(Collected data)

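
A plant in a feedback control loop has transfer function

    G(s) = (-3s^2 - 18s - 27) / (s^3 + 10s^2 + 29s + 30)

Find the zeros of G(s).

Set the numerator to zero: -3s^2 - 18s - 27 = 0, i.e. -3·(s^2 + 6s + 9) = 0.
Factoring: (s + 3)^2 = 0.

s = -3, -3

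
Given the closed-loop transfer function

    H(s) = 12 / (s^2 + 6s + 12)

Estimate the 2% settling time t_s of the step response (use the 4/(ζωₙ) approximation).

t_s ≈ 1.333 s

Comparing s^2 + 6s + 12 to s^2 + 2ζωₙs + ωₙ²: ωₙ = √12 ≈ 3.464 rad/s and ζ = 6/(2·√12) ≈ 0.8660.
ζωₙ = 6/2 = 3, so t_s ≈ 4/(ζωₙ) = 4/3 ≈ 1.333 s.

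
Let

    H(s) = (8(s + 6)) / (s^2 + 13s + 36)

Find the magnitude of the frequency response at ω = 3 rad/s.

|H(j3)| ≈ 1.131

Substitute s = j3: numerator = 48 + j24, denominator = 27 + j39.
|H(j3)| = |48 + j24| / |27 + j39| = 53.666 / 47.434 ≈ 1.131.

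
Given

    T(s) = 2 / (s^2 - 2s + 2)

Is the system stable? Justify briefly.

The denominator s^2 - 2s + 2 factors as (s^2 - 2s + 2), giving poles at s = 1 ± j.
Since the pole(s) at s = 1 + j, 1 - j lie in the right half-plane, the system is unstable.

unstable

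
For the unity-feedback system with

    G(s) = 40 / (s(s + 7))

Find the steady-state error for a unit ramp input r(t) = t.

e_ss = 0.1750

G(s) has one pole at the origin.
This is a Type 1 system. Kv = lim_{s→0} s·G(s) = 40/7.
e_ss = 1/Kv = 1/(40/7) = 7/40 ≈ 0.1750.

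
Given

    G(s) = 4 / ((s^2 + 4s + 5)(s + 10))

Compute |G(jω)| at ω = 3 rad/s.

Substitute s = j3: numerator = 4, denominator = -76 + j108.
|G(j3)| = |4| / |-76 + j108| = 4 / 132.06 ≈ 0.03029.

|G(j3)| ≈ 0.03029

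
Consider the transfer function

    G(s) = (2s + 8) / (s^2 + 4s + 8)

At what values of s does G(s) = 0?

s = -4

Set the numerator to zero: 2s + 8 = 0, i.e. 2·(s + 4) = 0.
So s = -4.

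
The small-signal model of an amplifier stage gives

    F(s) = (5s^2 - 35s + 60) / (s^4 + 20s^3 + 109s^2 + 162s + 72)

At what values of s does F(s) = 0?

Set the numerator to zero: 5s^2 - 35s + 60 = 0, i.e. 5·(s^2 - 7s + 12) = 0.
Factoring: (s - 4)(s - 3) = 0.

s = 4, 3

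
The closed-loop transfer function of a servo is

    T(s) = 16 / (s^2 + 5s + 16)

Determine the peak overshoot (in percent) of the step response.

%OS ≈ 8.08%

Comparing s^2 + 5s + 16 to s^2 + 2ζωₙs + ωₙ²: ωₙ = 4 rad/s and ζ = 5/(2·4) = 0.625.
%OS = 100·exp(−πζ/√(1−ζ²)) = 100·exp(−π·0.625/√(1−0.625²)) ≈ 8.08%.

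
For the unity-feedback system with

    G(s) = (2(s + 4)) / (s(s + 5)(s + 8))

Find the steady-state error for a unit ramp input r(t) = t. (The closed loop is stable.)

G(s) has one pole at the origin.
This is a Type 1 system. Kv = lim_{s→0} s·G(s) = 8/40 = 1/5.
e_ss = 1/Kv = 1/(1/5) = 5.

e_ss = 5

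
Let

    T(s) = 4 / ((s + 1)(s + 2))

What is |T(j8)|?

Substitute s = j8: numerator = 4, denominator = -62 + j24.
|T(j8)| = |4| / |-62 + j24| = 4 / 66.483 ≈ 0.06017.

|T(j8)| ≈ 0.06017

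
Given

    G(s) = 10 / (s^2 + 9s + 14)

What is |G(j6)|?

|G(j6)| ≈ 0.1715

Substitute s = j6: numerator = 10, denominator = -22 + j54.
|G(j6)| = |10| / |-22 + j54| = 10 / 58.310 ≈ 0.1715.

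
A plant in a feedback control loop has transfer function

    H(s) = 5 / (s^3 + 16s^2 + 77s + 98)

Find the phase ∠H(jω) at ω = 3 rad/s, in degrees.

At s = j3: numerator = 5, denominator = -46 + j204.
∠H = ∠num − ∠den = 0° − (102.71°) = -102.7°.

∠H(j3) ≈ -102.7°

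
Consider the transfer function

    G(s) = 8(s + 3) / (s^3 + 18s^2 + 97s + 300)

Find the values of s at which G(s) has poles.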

Exercise requirements: Nothing may change. Retype all of the entries.

Reply to the task:
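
A plant in a feedback control loop has transfer function

    G(s) = (-3s^2 - 18s - 27) / (s^3 + 10s^2 + 29s + 30)

Find the zeros of G(s).

Set the numerator to zero: -3s^2 - 18s - 27 = 0, i.e. -3·(s^2 + 6s + 9) = 0.
Factoring: (s + 3)^2 = 0.

s = -3, -3

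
Given the closed-loop transfer function

    H(s) = 12 / (s^2 + 6s + 12)

Estimate the 2% settling time t_s of the step response (use the 4/(ζωₙ) approximation).

t_s ≈ 1.333 s

Comparing s^2 + 6s + 12 to s^2 + 2ζωₙs + ωₙ²: ωₙ = √12 ≈ 3.464 rad/s and ζ = 6/(2·√12) ≈ 0.8660.
ζωₙ = 6/2 = 3, so t_s ≈ 4/(ζωₙ) = 4/3 ≈ 1.333 s.

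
Let

    H(s) = (8(s + 6)) / (s^2 + 13s + 36)

Find the magnitude of the frequency response at ω = 3 rad/s.

|H(j3)| ≈ 1.131

Substitute s = j3: numerator = 48 + j24, denominator = 27 + j39.
|H(j3)| = |48 + j24| / |27 + j39| = 53.666 / 47.434 ≈ 1.131.

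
Given

    T(s) = 2 / (s^2 - 2s + 2)

Is the system stable? Justify briefly.

The denominator s^2 - 2s + 2 factors as (s^2 - 2s + 2), giving poles at s = 1 ± j.
Since the pole(s) at s = 1 + j, 1 - j lie in the right half-plane, the system is unstable.

unstable

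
For the unity-feedback system with

    G(s) = 40 / (s(s + 7))

Find the steady-state error for a unit ramp input r(t) = t.

e_ss = 0.1750

G(s) has one pole at the origin.
This is a Type 1 system. Kv = lim_{s→0} s·G(s) = 40/7.
e_ss = 1/Kv = 1/(40/7) = 7/40 ≈ 0.1750.

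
Given

    G(s) = 4 / ((s^2 + 4s + 5)(s + 10))

Compute |G(jω)| at ω = 3 rad/s.

Substitute s = j3: numerator = 4, denominator = -76 + j108.
|G(j3)| = |4| / |-76 + j108| = 4 / 132.06 ≈ 0.03029.

|G(j3)| ≈ 0.03029

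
Consider the transfer function

    G(s) = (2s + 8) / (s^2 + 4s + 8)

At what values of s does G(s) = 0?

s = -4

Set the numerator to zero: 2s + 8 = 0, i.e. 2·(s + 4) = 0.
So s = -4.

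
The small-signal model of an amplifier stage gives

    F(s) = (5s^2 - 35s + 60) / (s^4 + 20s^3 + 109s^2 + 162s + 72)

At what values of s does F(s) = 0?

Set the numerator to zero: 5s^2 - 35s + 60 = 0, i.e. 5·(s^2 - 7s + 12) = 0.
Factoring: (s - 4)(s - 3) = 0.

s = 4, 3

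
The closed-loop transfer function of a servo is

    T(s) = 16 / (s^2 + 5s + 16)

Determine the peak overshoot (in percent) of the step response.

%OS ≈ 8.08%

Comparing s^2 + 5s + 16 to s^2 + 2ζωₙs + ωₙ²: ωₙ = 4 rad/s and ζ = 5/(2·4) = 0.625.
%OS = 100·exp(−πζ/√(1−ζ²)) = 100·exp(−π·0.625/√(1−0.625²)) ≈ 8.08%.

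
For the unity-feedback system with

    G(s) = (2(s + 4)) / (s(s + 5)(s + 8))

Find the steady-state error for a unit ramp input r(t) = t. (The closed loop is stable.)

G(s) has one pole at the origin.
This is a Type 1 system. Kv = lim_{s→0} s·G(s) = 8/40 = 1/5.
e_ss = 1/Kv = 1/(1/5) = 5.

e_ss = 5

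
Let

    T(s) = 4 / ((s + 1)(s + 2))

What is |T(j8)|?

Substitute s = j8: numerator = 4, denominator = -62 + j24.
|T(j8)| = |4| / |-62 + j24| = 4 / 66.483 ≈ 0.06017.

|T(j8)| ≈ 0.06017

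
Given

    G(s) = 10 / (s^2 + 9s + 14)

What is |G(j6)|?

|G(j6)| ≈ 0.1715

Substitute s = j6: numerator = 10, denominator = -22 + j54.
|G(j6)| = |10| / |-22 + j54| = 10 / 58.310 ≈ 0.1715.

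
A plant in a feedback control loop has transfer function

    H(s) = 5 / (s^3 + 16s^2 + 77s + 98)

Find the phase ∠H(jω) at ω = 3 rad/s, in degrees.

At s = j3: numerator = 5, denominator = -46 + j204.
∠H = ∠num − ∠den = 0° − (102.71°) = -102.7°.

∠H(j3) ≈ -102.7°

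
Consider the transfer function

    G(s) = 8(s + 3) / (s^3 + 18s^2 + 97s + 300)

Find the values of s at which G(s) has poles.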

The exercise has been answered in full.